REQUIREMENT -> Please repeat the data in full, character for character.

AVAILABLE DATA ->
• • •

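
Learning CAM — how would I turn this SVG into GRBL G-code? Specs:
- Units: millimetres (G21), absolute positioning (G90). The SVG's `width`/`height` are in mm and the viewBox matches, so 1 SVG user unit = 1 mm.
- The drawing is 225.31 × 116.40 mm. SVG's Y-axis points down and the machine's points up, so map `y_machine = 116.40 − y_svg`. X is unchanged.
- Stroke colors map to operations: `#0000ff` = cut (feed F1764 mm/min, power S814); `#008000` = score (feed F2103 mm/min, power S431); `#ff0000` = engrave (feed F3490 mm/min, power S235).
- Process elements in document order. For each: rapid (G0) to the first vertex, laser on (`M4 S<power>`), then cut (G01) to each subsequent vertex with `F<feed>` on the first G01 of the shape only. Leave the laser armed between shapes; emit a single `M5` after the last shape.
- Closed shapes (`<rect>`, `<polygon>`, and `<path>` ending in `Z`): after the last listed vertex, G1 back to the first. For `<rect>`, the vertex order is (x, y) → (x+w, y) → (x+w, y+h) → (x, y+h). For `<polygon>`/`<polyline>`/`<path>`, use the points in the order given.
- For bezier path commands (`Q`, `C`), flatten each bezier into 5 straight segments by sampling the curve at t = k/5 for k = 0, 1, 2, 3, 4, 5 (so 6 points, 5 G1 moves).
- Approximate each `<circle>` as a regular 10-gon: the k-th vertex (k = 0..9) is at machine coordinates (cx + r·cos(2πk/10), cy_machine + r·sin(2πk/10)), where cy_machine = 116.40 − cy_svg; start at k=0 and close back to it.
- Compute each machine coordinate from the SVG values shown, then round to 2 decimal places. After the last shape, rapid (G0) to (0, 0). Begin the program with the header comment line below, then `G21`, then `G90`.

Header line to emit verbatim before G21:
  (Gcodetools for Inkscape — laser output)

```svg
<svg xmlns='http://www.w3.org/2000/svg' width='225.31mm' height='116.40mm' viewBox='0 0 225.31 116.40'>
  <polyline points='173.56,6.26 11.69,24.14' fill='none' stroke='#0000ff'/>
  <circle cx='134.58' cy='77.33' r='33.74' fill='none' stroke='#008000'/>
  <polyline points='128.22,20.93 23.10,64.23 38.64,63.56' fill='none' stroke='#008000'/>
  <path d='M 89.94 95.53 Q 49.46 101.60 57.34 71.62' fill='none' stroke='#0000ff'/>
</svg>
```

(Gcodetools for Inkscape — laser output)
G21
G90
G0 X173.56 Y110.14
M4 S814
G01 X11.69 Y92.26 F1764
G0 X168.32 Y39.07
M4 S431
G01 X161.88 Y58.90 F2103
G01 X145.01 Y71.16
G01 X124.15 Y71.16
G01 X107.28 Y58.90
G01 X100.84 Y39.07
G01 X107.28 Y19.24
G01 X124.15 Y6.98
G01 X145.01 Y6.98
G01 X161.88 Y19.24
G01 X168.32 Y39.07
G0 X128.22 Y95.47
M4 S431
G01 X23.10 Y52.17 F2103
G01 X38.64 Y52.84
G0 X89.94 Y20.87
M4 S814
G01 X75.68 Y19.88 F1764
G01 X65.29 Y21.78
G01 X58.77 Y26.56
G01 X56.12 Y34.23
G01 X57.34 Y44.78
M5
G0 X0.00 Y0.00

Since the viewBox matches the mm dimensions, user units are millimetres directly. The only transform is the Y-flip y_m = 116.40 − y_svg.

Shape 1 is a line segment drawn with `<polyline>`. Its stroke #0000ff means cut at S814, F1764. After flipping Y the toolpath is (173.56,110.14) → (11.69,92.26).

Shape 2 is a circle drawn with `<circle>`. Its stroke #008000 means score at S431, F2103. After flipping Y the toolpath is (168.32,39.07) → (161.88,58.90) → (145.01,71.16) → (124.15,71.16) → (107.28,58.90) → (100.84,39.07) → (107.28,19.24) → (124.15,6.98) → (145.01,6.98) → (161.88,19.24) → (168.32,39.07), returning to the start.

Shape 3 is a open polyline drawn with `<polyline>`. Its stroke #008000 means score at S431, F2103. After flipping Y the toolpath is (128.22,95.47) → (23.10,52.17) → (38.64,52.84).

Shape 4 is a quadratic bezier drawn with `<path>`. Its stroke #0000ff means cut at S814, F1764. After flipping Y the toolpath is (89.94,20.87) → (75.68,19.88) → (65.29,21.78) → (58.77,26.56) → (56.12,34.23) → (57.34,44.78).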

• • •

SOLVED PROBLEM ->
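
Learning CAM — how would I turn this SVG into GRBL G-code? Specs:
- Units: millimetres (G21), absolute positioning (G90). The SVG's `width`/`height` are in mm and the viewBox matches, so 1 SVG user unit = 1 mm.
- The drawing is 225.31 × 116.40 mm. SVG's Y-axis points down and the machine's points up, so map `y_machine = 116.40 − y_svg`. X is unchanged.
- Stroke colors map to operations: `#0000ff` = cut (feed F1764 mm/min, power S814); `#008000` = score (feed F2103 mm/min, power S431); `#ff0000` = engrave (feed F3490 mm/min, power S235).
- Process elements in document order. For each: rapid (G0) to the first vertex, laser on (`M4 S<power>`), then cut (G01) to each subsequent vertex with `F<feed>` on the first G01 of the shape only. Leave the laser armed between shapes; emit a single `M5` after the last shape.
- Closed shapes (`<rect>`, `<polygon>`, and `<path>` ending in `Z`): after the last listed vertex, G1 back to the first. For `<rect>`, the vertex order is (x, y) → (x+w, y) → (x+w, y+h) → (x, y+h). For `<polygon>`/`<polyline>`/`<path>`, use the points in the order given.
- For bezier path commands (`Q`, `C`), flatten each bezier into 5 straight segments by sampling the curve at t = k/5 for k = 0, 1, 2, 3, 4, 5 (so 6 points, 5 G1 moves).
- Approximate each `<circle>` as a regular 10-gon: the k-th vertex (k = 0..9) is at machine coordinates (cx + r·cos(2πk/10), cy_machine + r·sin(2πk/10)), where cy_machine = 116.40 − cy_svg; start at k=0 and close back to it.
- Compute each machine coordinate from the SVG values shown, then round to 2 decimal places. After the last shape, rapid (G0) to (0, 0). Begin the program with the header comment line below, then `G21`, then `G90`.

Header line to emit verbatim before G21:
  (Gcodetools for Inkscape — laser output)

```svg
<svg xmlns='http://www.w3.org/2000/svg' width='225.31mm' height='116.40mm' viewBox='0 0 225.31 116.40'>
  <polyline points='173.56,6.26 11.69,24.14' fill='none' stroke='#0000ff'/>
  <circle cx='134.58' cy='77.33' r='33.74' fill='none' stroke='#008000'/>
  <polyline points='128.22,20.93 23.10,64.23 38.64,63.56' fill='none' stroke='#008000'/>
  <path d='M 89.94 95.53 Q 49.46 101.60 57.34 71.62' fill='none' stroke='#0000ff'/>
</svg>
```

(Gcodetools for Inkscape — laser output)
G21
G90
G0 X173.56 Y110.14
M4 S814
G01 X11.69 Y92.26 F1764
G0 X168.32 Y39.07
M4 S431
G01 X161.88 Y58.90 F2103
G01 X145.01 Y71.16
G01 X124.15 Y71.16
G01 X107.28 Y58.90
G01 X100.84 Y39.07
G01 X107.28 Y19.24
G01 X124.15 Y6.98
G01 X145.01 Y6.98
G01 X161.88 Y19.24
G01 X168.32 Y39.07
G0 X128.22 Y95.47
M4 S431
G01 X23.10 Y52.17 F2103
G01 X38.64 Y52.84
G0 X89.94 Y20.87
M4 S814
G01 X75.68 Y19.88 F1764
G01 X65.29 Y21.78
G01 X58.77 Y26.56
G01 X56.12 Y34.23
G01 X57.34 Y44.78
M5
G0 X0.00 Y0.00

Since the viewBox matches the mm dimensions, user units are millimetres directly. The only transform is the Y-flip y_m = 116.40 − y_svg.

Shape 1 is a line segment drawn with `<polyline>`. Its stroke #0000ff means cut at S814, F1764. After flipping Y the toolpath is (173.56,110.14) → (11.69,92.26).

Shape 2 is a circle drawn with `<circle>`. Its stroke #008000 means score at S431, F2103. After flipping Y the toolpath is (168.32,39.07) → (161.88,58.90) → (145.01,71.16) → (124.15,71.16) → (107.28,58.90) → (100.84,39.07) → (107.28,19.24) → (124.15,6.98) → (145.01,6.98) → (161.88,19.24) → (168.32,39.07), returning to the start.

Shape 3 is a open polyline drawn with `<polyline>`. Its stroke #008000 means score at S431, F2103. After flipping Y the toolpath is (128.22,95.47) → (23.10,52.17) → (38.64,52.84).

Shape 4 is a quadratic bezier drawn with `<path>`. Its stroke #0000ff means cut at S814, F1764. After flipping Y the toolpath is (89.94,20.87) → (75.68,19.88) → (65.29,21.78) → (58.77,26.56) → (56.12,34.23) → (57.34,44.78).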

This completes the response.